#### RECORDS SHOWN ####
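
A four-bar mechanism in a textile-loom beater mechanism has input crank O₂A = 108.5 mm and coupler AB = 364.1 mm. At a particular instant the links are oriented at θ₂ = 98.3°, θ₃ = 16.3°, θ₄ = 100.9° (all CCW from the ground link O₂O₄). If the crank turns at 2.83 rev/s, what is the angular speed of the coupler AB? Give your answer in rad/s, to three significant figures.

0.241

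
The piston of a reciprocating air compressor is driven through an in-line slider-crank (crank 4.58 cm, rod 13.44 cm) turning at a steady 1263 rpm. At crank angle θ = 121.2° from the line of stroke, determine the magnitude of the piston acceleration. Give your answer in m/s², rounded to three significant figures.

540

ω = 2π·1263/60 = 132.3 rad/s
x(θ) = r cosθ + √(L² − r² sin²θ); with ω constant, a = ω²·d²x/dθ².
d²x/dθ² = −r cosθ − r²(cos2θ)/√u − r⁴ sin²2θ/(4u^{3/2}),  u = L² − r² sin²θ = 0.0165286 m².
Substituting r = 0.0458 m, L = 0.1344 m, θ = 121.2°: d²x/dθ² = +0.030878 m.
a = ω²·d²x/dθ² = (132.3)²·(+0.030878) = +540.15 m/s²;  |a| = 540.15 m/s².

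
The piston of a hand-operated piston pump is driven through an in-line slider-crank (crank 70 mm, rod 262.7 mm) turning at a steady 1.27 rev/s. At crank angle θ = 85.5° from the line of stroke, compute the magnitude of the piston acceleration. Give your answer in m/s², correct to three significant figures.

0.866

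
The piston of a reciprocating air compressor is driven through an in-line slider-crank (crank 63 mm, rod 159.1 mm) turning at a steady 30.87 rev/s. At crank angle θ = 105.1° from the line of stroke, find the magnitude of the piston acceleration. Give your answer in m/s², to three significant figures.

ω = 2π·30.9 = 194 rad/s
x(θ) = r cosθ + √(L² − r² sin²θ); with ω constant, a = ω²·d²x/dθ².
d²x/dθ² = −r cosθ − r²(cos2θ)/√u − r⁴ sin²2θ/(4u^{3/2}),  u = L² − r² sin²θ = 0.0216132 m².
Substituting r = 0.063 m, L = 0.1591 m, θ = 105.1°: d²x/dθ² = +0.039431 m.
a = ω²·d²x/dθ² = (194)²·(+0.039431) = +1483.5 m/s²;  |a| = 1483.5 m/s².

1480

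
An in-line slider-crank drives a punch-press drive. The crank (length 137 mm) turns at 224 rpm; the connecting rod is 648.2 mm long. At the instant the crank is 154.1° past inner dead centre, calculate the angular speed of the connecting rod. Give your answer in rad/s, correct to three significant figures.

4.48

ω = 23.46 rad/s (converted from 224 rpm).
The rod makes angle φ with the slider axis where L sinφ = r sinθ; differentiating, L cosφ·φ̇ = r ω cosθ.
L cosφ = √(L² − r² sin²θ) = 0.64543 m.
|ω_rod| = r ω |cosθ| / √(L² − r² sin²θ) = 0.137·23.46·0.89956/0.64543 = 4.4789 rad/s.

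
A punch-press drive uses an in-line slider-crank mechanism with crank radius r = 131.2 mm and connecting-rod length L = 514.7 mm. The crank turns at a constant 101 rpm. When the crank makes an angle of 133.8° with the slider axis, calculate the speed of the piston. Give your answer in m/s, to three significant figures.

0.822

ω = 2π·101/60 = 10.58 rad/s
For an in-line slider-crank, x = r cosθ + √(L² − r² sin²θ), so v = −rω sinθ·[1 + r cosθ/√(L² − r² sin²θ)].
With r = 0.1312 m, L = 0.5147 m, θ = 133.8°: √(L² − r² sin²θ) = 0.50591 m.
v = −0.1312·10.58·0.72176·[1 + 0.1312·-0.69214/0.50591] = -0.82178 m/s.
|v| = 0.82178 m/s.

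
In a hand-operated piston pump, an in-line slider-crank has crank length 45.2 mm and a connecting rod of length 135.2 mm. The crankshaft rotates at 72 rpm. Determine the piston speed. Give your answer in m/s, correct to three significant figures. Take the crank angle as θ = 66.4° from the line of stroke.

ω = 2π·72/60 = 7.54 rad/s
For an in-line slider-crank, x = r cosθ + √(L² − r² sin²θ), so v = −rω sinθ·[1 + r cosθ/√(L² − r² sin²θ)].
With r = 0.0452 m, L = 0.1352 m, θ = 66.4°: √(L² − r² sin²θ) = 0.1287 m.
v = −0.0452·7.54·0.91636·[1 + 0.0452·0.40035/0.1287] = -0.35621 m/s.
|v| = 0.35621 m/s.

0.356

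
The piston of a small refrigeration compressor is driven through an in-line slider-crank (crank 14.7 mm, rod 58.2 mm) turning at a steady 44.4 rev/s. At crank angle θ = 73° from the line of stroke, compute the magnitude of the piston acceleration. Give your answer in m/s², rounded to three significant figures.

89.2

ω = 2π·44.4 = 279 rad/s
x(θ) = r cosθ + √(L² − r² sin²θ); with ω constant, a = ω²·d²x/dθ².
d²x/dθ² = −r cosθ − r²(cos2θ)/√u − r⁴ sin²2θ/(4u^{3/2}),  u = L² − r² sin²θ = 0.00318962 m².
Substituting r = 0.0147 m, L = 0.0582 m, θ = 73°: d²x/dθ² = -0.0011461 m.
a = ω²·d²x/dθ² = (279)²·(-0.0011461) = -89.195 m/s²;  |a| = 89.195 m/s².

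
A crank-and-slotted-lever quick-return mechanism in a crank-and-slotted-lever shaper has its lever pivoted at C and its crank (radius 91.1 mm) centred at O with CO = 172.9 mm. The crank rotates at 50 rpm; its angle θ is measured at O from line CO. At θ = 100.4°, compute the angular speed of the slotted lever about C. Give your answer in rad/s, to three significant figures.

ω = 5.236 rad/s (from 50 rpm).
Crank pin A relative to C: A = (d + r cosθ, r sinθ); lever angle φ = atan2(r sinθ, d + r cosθ).
Differentiating tanφ: φ̇ = rω(d cosθ + r)/(d² + r² + 2dr cosθ).
d² + r² + 2dr cosθ = |CA|² = 0.0325068 m²;  d cosθ + r = +0.059888 m.
|ω_lever| = |0.0911·5.236·+0.059888| / 0.0325068 = 0.87879 rad/s.

0.879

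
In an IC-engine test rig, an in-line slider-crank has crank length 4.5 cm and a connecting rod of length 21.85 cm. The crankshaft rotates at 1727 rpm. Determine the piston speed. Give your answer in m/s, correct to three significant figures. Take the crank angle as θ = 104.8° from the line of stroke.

ω = 2π·1727/60 = 180.9 rad/s
For an in-line slider-crank, x = r cosθ + √(L² − r² sin²θ), so v = −rω sinθ·[1 + r cosθ/√(L² − r² sin²θ)].
With r = 0.045 m, L = 0.2185 m, θ = 104.8°: √(L² − r² sin²θ) = 0.21412 m.
v = −0.045·180.9·0.96682·[1 + 0.045·-0.25545/0.21412] = -7.4459 m/s.
|v| = 7.4459 m/s.

7.45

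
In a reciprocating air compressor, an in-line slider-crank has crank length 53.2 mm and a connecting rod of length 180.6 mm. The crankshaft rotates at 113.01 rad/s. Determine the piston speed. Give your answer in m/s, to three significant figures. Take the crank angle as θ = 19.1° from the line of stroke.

2.52

ω = 113 rad/s
For an in-line slider-crank, x = r cosθ + √(L² − r² sin²θ), so v = −rω sinθ·[1 + r cosθ/√(L² − r² sin²θ)].
With r = 0.0532 m, L = 0.1806 m, θ = 19.1°: √(L² − r² sin²θ) = 0.17976 m.
v = −0.0532·113·0.32722·[1 + 0.0532·0.94495/0.17976] = -2.5174 m/s.
|v| = 2.5174 m/s.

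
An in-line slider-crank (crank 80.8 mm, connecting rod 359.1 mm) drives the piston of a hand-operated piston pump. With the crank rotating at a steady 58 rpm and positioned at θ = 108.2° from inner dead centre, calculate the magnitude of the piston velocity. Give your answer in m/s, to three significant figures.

0.433

ω = 2π·58/60 = 6.074 rad/s
For an in-line slider-crank, x = r cosθ + √(L² − r² sin²θ), so v = −rω sinθ·[1 + r cosθ/√(L² − r² sin²θ)].
With r = 0.0808 m, L = 0.3591 m, θ = 108.2°: √(L² − r² sin²θ) = 0.3508 m.
v = −0.0808·6.074·0.94997·[1 + 0.0808·-0.31233/0.3508] = -0.43267 m/s.
|v| = 0.43267 m/s.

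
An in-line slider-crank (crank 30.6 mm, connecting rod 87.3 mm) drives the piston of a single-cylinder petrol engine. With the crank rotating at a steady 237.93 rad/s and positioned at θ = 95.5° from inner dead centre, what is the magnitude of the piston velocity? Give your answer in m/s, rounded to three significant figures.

6.99

ω = 237.9 rad/s
For an in-line slider-crank, x = r cosθ + √(L² − r² sin²θ), so v = −rω sinθ·[1 + r cosθ/√(L² − r² sin²θ)].
With r = 0.0306 m, L = 0.0873 m, θ = 95.5°: √(L² − r² sin²θ) = 0.081814 m.
v = −0.0306·237.9·0.99540·[1 + 0.0306·-0.09585/0.081814] = -6.9873 m/s.
|v| = 6.9873 m/s.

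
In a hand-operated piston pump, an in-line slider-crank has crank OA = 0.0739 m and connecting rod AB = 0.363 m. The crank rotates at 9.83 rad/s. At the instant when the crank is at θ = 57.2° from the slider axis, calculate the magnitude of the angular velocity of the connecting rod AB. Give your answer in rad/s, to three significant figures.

ω = 9.83 rad/s
The rod makes angle φ with the slider axis where L sinφ = r sinθ; differentiating, L cosφ·φ̇ = r ω cosθ.
L cosφ = √(L² − r² sin²θ) = 0.35765 m.
|ω_rod| = r ω |cosθ| / √(L² − r² sin²θ) = 0.0739·9.83·0.54171/0.35765 = 1.1003 rad/s.

1.10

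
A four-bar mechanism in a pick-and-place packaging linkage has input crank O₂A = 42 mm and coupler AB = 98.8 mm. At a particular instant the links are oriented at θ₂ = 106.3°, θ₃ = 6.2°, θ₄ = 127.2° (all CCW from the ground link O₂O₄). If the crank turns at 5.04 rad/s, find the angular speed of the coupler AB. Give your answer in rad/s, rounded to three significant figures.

ω₂ = 5.04 rad/s
Differentiating the loop-closure r₂e^{iθ₂}+r₃e^{iθ₃}=r₁+r₄e^{iθ₄} gives r₂ω₂e^{iθ₂}+r₃ω₃e^{iθ₃}=r₄ω₄e^{iθ₄}.
Eliminating the other unknown: ω₃ = r₂ω₂ sin(θ₄−θ₂) / [r₃ sin(θ₃−θ₄)].
Numerator sine = +0.35674; denominator sine = -0.85717.
Result = 0.042·5.04·(+0.35674) / (0.0988·(-0.85717)) = -0.89168 rad/s; magnitude 0.89168 rad/s.

0.892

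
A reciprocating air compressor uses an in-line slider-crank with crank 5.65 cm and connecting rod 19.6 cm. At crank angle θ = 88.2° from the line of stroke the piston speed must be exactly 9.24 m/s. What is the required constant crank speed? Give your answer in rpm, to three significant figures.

1550

For an in-line slider-crank, |v_piston| = rω|sinθ|·[1 + r cosθ/√(L² − r² sin²θ)].
With r = 0.0565 m, L = 0.196 m, θ = 88.2°: the bracketed kinematic factor |dx/dθ| = 0.057006 m.
ω = v/|dx/dθ| = 9.24/0.057006 = 162.09 rad/s.
N = 60ω/(2π) = 1547.8 rpm.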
####
Word for word, repeat the lines from the one holding "A reciprocating air compressor uses" through the last line of the entries, both included.

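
A reciprocating air compressor uses an in-line slider-crank with crank 5.65 cm and connecting rod 19.6 cm. At crank angle θ = 88.2° from the line of stroke the piston speed must be exactly 9.24 m/s. What is the required constant crank speed? Give your answer in rpm, to three significant figures.

1550

For an in-line slider-crank, |v_piston| = rω|sinθ|·[1 + r cosθ/√(L² − r² sin²θ)].
With r = 0.0565 m, L = 0.196 m, θ = 88.2°: the bracketed kinematic factor |dx/dθ| = 0.057006 m.
ω = v/|dx/dθ| = 9.24/0.057006 = 162.09 rad/s.
N = 60ω/(2π) = 1547.8 rpm.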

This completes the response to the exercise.